## Exercise goal
Repeat the entries. Each one must match exactly.

## Task inputs
────────────────
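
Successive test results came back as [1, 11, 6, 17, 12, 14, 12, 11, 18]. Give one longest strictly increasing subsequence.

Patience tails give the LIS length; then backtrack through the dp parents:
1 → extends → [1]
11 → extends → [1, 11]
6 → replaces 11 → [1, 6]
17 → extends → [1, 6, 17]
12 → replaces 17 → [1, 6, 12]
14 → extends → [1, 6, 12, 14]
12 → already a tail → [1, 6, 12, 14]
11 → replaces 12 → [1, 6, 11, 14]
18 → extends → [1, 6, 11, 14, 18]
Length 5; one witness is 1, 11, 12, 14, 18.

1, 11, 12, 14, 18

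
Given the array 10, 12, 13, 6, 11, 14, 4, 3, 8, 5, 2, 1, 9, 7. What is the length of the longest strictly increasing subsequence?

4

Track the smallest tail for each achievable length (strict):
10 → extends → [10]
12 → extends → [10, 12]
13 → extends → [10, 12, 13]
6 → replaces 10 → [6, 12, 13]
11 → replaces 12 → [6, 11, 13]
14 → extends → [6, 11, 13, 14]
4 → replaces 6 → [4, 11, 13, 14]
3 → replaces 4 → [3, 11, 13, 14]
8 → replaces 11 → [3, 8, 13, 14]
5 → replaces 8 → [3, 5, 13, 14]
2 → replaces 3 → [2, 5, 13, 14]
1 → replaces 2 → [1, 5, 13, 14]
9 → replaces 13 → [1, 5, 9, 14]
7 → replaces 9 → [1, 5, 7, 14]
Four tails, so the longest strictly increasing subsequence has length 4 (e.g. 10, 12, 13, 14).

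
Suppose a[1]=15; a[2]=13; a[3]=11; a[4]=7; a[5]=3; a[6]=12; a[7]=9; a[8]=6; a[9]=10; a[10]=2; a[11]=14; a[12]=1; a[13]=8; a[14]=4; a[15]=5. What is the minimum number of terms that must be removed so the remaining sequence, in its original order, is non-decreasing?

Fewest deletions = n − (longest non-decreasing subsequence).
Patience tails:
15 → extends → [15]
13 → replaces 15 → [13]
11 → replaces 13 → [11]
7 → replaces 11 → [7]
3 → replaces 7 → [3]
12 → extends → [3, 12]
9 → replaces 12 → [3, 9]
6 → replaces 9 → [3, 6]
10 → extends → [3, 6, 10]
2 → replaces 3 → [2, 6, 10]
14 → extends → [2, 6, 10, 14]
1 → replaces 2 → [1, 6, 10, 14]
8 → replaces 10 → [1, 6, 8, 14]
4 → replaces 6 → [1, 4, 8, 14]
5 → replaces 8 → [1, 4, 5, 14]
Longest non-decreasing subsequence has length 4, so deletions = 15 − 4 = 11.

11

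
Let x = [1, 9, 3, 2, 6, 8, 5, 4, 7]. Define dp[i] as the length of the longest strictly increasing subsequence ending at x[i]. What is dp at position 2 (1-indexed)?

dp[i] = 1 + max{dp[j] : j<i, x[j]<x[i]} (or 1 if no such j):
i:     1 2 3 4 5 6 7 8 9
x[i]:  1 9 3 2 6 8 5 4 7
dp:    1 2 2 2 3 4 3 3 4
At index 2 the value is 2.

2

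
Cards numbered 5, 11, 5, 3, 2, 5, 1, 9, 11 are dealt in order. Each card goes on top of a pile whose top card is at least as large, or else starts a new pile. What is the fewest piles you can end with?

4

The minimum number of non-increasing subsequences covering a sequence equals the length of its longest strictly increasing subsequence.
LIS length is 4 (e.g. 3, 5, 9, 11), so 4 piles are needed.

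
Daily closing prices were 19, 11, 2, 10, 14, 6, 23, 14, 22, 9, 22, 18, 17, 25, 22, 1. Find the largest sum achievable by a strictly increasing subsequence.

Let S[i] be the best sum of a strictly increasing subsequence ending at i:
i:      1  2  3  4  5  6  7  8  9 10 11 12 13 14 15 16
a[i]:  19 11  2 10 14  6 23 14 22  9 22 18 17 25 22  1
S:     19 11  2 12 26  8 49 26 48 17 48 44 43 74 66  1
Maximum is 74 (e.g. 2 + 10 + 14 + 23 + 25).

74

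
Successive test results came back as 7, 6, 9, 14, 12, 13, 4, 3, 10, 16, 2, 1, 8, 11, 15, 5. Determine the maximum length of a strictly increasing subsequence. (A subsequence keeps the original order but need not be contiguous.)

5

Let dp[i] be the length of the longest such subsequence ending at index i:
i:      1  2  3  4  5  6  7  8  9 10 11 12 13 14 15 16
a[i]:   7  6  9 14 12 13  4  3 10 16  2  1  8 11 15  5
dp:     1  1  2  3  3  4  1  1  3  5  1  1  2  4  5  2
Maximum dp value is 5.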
────────────────
## Answer for the task
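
Successive test results came back as [1, 11, 6, 17, 12, 14, 12, 11, 18]. Give one longest strictly increasing subsequence.

Patience tails give the LIS length; then backtrack through the dp parents:
1 → extends → [1]
11 → extends → [1, 11]
6 → replaces 11 → [1, 6]
17 → extends → [1, 6, 17]
12 → replaces 17 → [1, 6, 12]
14 → extends → [1, 6, 12, 14]
12 → already a tail → [1, 6, 12, 14]
11 → replaces 12 → [1, 6, 11, 14]
18 → extends → [1, 6, 11, 14, 18]
Length 5; one witness is 1, 11, 12, 14, 18.

1, 11, 12, 14, 18

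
Given the array 10, 12, 13, 6, 11, 14, 4, 3, 8, 5, 2, 1, 9, 7. What is the length of the longest strictly increasing subsequence?

4

Track the smallest tail for each achievable length (strict):
10 → extends → [10]
12 → extends → [10, 12]
13 → extends → [10, 12, 13]
6 → replaces 10 → [6, 12, 13]
11 → replaces 12 → [6, 11, 13]
14 → extends → [6, 11, 13, 14]
4 → replaces 6 → [4, 11, 13, 14]
3 → replaces 4 → [3, 11, 13, 14]
8 → replaces 11 → [3, 8, 13, 14]
5 → replaces 8 → [3, 5, 13, 14]
2 → replaces 3 → [2, 5, 13, 14]
1 → replaces 2 → [1, 5, 13, 14]
9 → replaces 13 → [1, 5, 9, 14]
7 → replaces 9 → [1, 5, 7, 14]
Four tails, so the longest strictly increasing subsequence has length 4 (e.g. 10, 12, 13, 14).

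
Suppose a[1]=15; a[2]=13; a[3]=11; a[4]=7; a[5]=3; a[6]=12; a[7]=9; a[8]=6; a[9]=10; a[10]=2; a[11]=14; a[12]=1; a[13]=8; a[14]=4; a[15]=5. What is the minimum number of terms that must be removed so the remaining sequence, in its original order, is non-decreasing?

Fewest deletions = n − (longest non-decreasing subsequence).
Patience tails:
15 → extends → [15]
13 → replaces 15 → [13]
11 → replaces 13 → [11]
7 → replaces 11 → [7]
3 → replaces 7 → [3]
12 → extends → [3, 12]
9 → replaces 12 → [3, 9]
6 → replaces 9 → [3, 6]
10 → extends → [3, 6, 10]
2 → replaces 3 → [2, 6, 10]
14 → extends → [2, 6, 10, 14]
1 → replaces 2 → [1, 6, 10, 14]
8 → replaces 10 → [1, 6, 8, 14]
4 → replaces 6 → [1, 4, 8, 14]
5 → replaces 8 → [1, 4, 5, 14]
Longest non-decreasing subsequence has length 4, so deletions = 15 − 4 = 11.

11

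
Let x = [1, 9, 3, 2, 6, 8, 5, 4, 7]. Define dp[i] as the length of the longest strictly increasing subsequence ending at x[i]. What is dp at position 2 (1-indexed)?

dp[i] = 1 + max{dp[j] : j<i, x[j]<x[i]} (or 1 if no such j):
i:     1 2 3 4 5 6 7 8 9
x[i]:  1 9 3 2 6 8 5 4 7
dp:    1 2 2 2 3 4 3 3 4
At index 2 the value is 2.

2

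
Cards numbered 5, 11, 5, 3, 2, 5, 1, 9, 11 are dealt in order. Each card goes on top of a pile whose top card is at least as large, or else starts a new pile. What is the fewest piles you can end with?

4

The minimum number of non-increasing subsequences covering a sequence equals the length of its longest strictly increasing subsequence.
LIS length is 4 (e.g. 3, 5, 9, 11), so 4 piles are needed.

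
Daily closing prices were 19, 11, 2, 10, 14, 6, 23, 14, 22, 9, 22, 18, 17, 25, 22, 1. Find the largest sum achievable by a strictly increasing subsequence.

Let S[i] be the best sum of a strictly increasing subsequence ending at i:
i:      1  2  3  4  5  6  7  8  9 10 11 12 13 14 15 16
a[i]:  19 11  2 10 14  6 23 14 22  9 22 18 17 25 22  1
S:     19 11  2 12 26  8 49 26 48 17 48 44 43 74 66  1
Maximum is 74 (e.g. 2 + 10 + 14 + 23 + 25).

74

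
Successive test results came back as 7, 6, 9, 14, 12, 13, 4, 3, 10, 16, 2, 1, 8, 11, 15, 5. Determine the maximum length of a strictly increasing subsequence. (A subsequence keeps the original order but need not be contiguous.)

5

Let dp[i] be the length of the longest such subsequence ending at index i:
i:      1  2  3  4  5  6  7  8  9 10 11 12 13 14 15 16
a[i]:   7  6  9 14 12 13  4  3 10 16  2  1  8 11 15  5
dp:     1  1  2  3  3  4  1  1  3  5  1  1  2  4  5  2
Maximum dp value is 5.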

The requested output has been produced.